» **Record extracts**
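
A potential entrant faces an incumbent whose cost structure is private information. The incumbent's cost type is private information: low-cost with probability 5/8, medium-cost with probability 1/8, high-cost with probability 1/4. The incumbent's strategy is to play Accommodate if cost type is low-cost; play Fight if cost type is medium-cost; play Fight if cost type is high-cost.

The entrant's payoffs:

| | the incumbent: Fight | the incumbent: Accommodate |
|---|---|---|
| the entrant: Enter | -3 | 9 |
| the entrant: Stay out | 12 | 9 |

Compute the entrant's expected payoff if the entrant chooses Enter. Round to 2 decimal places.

E[Enter] = 5/8·9 + 1/8·(-3) + 1/4·(-3) = 45/8 + (-3/8) + (-3/4) = 9/2

4.50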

» **Work instructions**
All of the records above are to be printed again exactly as they appear.

» **Solution for this task**
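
A potential entrant faces an incumbent whose cost structure is private information. The incumbent's cost type is private information: low-cost with probability 5/8, medium-cost with probability 1/8, high-cost with probability 1/4. The incumbent's strategy is to play Accommodate if cost type is low-cost; play Fight if cost type is medium-cost; play Fight if cost type is high-cost.

The entrant's payoffs:

| | the incumbent: Fight | the incumbent: Accommodate |
|---|---|---|
| the entrant: Enter | -3 | 9 |
| the entrant: Stay out | 12 | 9 |

Compute the entrant's expected payoff if the entrant chooses Enter. Round to 2 decimal places.

E[Enter] = 5/8·9 + 1/8·(-3) + 1/4·(-3) = 45/8 + (-3/8) + (-3/4) = 9/2

4.50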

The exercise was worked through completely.